Task objective
Copy exactly the lines of the records below, and only those lines, beginning with the line that contains "CLASS=du -> -g" and ending with the line that contains "Each rule fires".

——————

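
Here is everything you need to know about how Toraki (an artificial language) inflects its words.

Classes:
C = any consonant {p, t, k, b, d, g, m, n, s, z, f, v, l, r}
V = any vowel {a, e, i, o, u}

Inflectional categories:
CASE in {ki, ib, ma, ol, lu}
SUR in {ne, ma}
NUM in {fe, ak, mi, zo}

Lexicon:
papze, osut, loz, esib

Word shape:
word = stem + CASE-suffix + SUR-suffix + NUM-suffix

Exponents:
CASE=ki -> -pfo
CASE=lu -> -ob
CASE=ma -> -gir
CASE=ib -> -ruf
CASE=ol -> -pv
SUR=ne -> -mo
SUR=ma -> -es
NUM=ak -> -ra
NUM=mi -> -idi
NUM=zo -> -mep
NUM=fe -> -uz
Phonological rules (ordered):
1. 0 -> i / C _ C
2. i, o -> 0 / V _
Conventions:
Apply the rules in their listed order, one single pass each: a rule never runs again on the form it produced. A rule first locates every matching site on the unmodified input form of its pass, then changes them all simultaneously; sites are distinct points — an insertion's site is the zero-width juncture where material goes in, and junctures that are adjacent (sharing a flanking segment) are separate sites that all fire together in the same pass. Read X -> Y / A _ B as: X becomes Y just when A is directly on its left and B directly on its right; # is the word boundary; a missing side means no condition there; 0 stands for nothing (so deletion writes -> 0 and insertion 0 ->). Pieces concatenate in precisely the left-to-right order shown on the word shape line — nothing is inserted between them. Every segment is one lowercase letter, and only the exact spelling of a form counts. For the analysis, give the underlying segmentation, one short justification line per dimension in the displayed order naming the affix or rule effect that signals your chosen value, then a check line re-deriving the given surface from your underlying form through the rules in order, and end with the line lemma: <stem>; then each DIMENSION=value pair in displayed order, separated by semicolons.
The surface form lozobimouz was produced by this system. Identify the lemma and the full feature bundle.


underlying: loz-ob-mo-uz
CASE=lu - signalled by the affix -ob
SUR=ne - signalled by the affix -mo
NUM=fe - signalled by the affix -uz
check: lozobmouz -> lozobimouz -> lozobimouz
lemma: loz; CASE=lu; SUR=ne; NUM=fe


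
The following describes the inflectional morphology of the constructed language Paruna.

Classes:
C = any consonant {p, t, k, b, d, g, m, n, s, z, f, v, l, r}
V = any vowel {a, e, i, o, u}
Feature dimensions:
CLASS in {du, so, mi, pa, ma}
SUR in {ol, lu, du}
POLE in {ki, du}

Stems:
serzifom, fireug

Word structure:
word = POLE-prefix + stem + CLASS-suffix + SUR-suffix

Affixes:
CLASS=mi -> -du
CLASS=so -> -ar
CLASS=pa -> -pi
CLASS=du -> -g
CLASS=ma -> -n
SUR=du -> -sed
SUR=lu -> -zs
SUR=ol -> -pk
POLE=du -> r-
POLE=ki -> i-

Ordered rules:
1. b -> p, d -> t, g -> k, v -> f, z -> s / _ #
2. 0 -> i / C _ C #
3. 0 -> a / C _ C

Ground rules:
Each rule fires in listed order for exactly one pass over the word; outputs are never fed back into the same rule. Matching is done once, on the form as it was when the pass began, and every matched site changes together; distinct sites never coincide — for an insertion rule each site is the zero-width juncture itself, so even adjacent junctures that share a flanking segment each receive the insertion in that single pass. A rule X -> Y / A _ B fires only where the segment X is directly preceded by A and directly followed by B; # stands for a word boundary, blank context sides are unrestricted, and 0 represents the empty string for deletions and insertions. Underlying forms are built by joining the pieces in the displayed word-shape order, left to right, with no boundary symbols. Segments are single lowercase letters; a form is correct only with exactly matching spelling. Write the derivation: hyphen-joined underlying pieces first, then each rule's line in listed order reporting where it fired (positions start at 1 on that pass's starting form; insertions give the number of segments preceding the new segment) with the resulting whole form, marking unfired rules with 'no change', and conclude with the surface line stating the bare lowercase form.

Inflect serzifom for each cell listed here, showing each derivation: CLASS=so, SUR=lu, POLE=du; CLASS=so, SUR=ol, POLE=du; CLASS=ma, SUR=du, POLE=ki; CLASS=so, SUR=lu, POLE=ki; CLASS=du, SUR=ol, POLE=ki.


cell CLASS=so, SUR=lu, POLE=du:
underlying: r-serzifom-ar-zs
1. b -> p, d -> t, g -> k, v -> f, z -> s / _ #: no change
2. 0 -> i / C _ C #: inserts after position(s) 12: rserzifomarzis
3. 0 -> a / C _ C: inserts after position(s) 1, 4, 11: raserazifomarazis
surface: raserazifomarazis

cell CLASS=so, SUR=ol, POLE=du:
underlying: r-serzifom-ar-pk
1. b -> p, d -> t, g -> k, v -> f, z -> s / _ #: no change
2. 0 -> i / C _ C #: inserts after position(s) 12: rserzifomarpik
3. 0 -> a / C _ C: inserts after position(s) 1, 4, 11: raserazifomarapik
surface: raserazifomarapik

cell CLASS=ma, SUR=du, POLE=ki:
underlying: i-serzifom-n-sed
1. b -> p, d -> t, g -> k, v -> f, z -> s / _ #: fires at position(s) 13: iserzifomnset
2. 0 -> i / C _ C #: no change
3. 0 -> a / C _ C: inserts after position(s) 4, 9, 10: iserazifomanaset
surface: iserazifomanaset

cell CLASS=so, SUR=lu, POLE=ki:
underlying: i-serzifom-ar-zs
1. b -> p, d -> t, g -> k, v -> f, z -> s / _ #: no change
2. 0 -> i / C _ C #: inserts after position(s) 12: iserzifomarzis
3. 0 -> a / C _ C: inserts after position(s) 4, 11: iserazifomarazis
surface: iserazifomarazis

cell CLASS=du, SUR=ol, POLE=ki:
underlying: i-serzifom-g-pk
1. b -> p, d -> t, g -> k, v -> f, z -> s / _ #: no change
2. 0 -> i / C _ C #: inserts after position(s) 11: iserzifomgpik
3. 0 -> a / C _ C: inserts after position(s) 4, 9, 10: iserazifomagapik
surface: iserazifomagapik


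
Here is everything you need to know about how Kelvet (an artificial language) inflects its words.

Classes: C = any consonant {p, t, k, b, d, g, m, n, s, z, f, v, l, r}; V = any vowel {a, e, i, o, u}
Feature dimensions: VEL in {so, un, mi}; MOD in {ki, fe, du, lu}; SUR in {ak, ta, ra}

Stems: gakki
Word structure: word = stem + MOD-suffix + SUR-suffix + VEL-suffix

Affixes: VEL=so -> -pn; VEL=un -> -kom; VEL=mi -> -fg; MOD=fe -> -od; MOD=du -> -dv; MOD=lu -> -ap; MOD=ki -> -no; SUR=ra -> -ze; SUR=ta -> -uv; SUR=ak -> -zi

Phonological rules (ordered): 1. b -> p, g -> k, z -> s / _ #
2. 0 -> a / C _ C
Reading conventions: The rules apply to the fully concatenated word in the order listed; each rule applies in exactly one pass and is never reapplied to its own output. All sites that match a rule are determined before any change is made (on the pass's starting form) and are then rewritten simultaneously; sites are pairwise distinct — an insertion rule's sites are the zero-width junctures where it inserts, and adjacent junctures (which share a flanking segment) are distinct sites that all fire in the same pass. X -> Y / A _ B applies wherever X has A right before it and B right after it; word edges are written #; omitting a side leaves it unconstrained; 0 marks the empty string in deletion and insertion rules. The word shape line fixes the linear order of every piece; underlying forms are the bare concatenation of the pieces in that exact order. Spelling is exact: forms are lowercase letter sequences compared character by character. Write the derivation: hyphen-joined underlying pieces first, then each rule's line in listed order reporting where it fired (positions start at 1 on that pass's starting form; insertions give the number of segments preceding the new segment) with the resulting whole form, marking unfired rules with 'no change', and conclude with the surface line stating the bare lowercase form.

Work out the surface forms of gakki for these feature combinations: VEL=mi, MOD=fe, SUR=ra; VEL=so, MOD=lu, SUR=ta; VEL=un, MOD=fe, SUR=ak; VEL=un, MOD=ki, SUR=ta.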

——————

Task solution
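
CLASS=du -> -g
CLASS=ma -> -n
SUR=du -> -sed
SUR=lu -> -zs
SUR=ol -> -pk
POLE=du -> r-
POLE=ki -> i-

Ordered rules:
1. b -> p, d -> t, g -> k, v -> f, z -> s / _ #
2. 0 -> i / C _ C #
3. 0 -> a / C _ C

Ground rules:
Each rule fires in listed order for exactly one pass over the word; outputs are never fed back into the same rule. Matching is done once, on the form as it was when the pass began, and every matched site changes together; distinct sites never coincide — for an insertion rule each site is the zero-width juncture itself, so even adjacent junctures that share a flanking segment each receive the insertion in that single pass. A rule X -> Y / A _ B fires only where the segment X is directly preceded by A and directly followed by B; # stands for a word boundary, blank context sides are unrestricted, and 0 represents the empty string for deletions and insertions. Underlying forms are built by joining the pieces in the displayed word-shape order, left to right, with no boundary symbols. Segments are single lowercase letters; a form is correct only with exactly matching spelling. Write the derivation: hyphen-joined underlying pieces first, then each rule's line in listed order reporting where it fired (positions start at 1 on that pass's starting form; insertions give the number of segments preceding the new segment) with the resulting whole form, marking unfired rules with 'no change', and conclude with the surface line stating the bare lowercase form.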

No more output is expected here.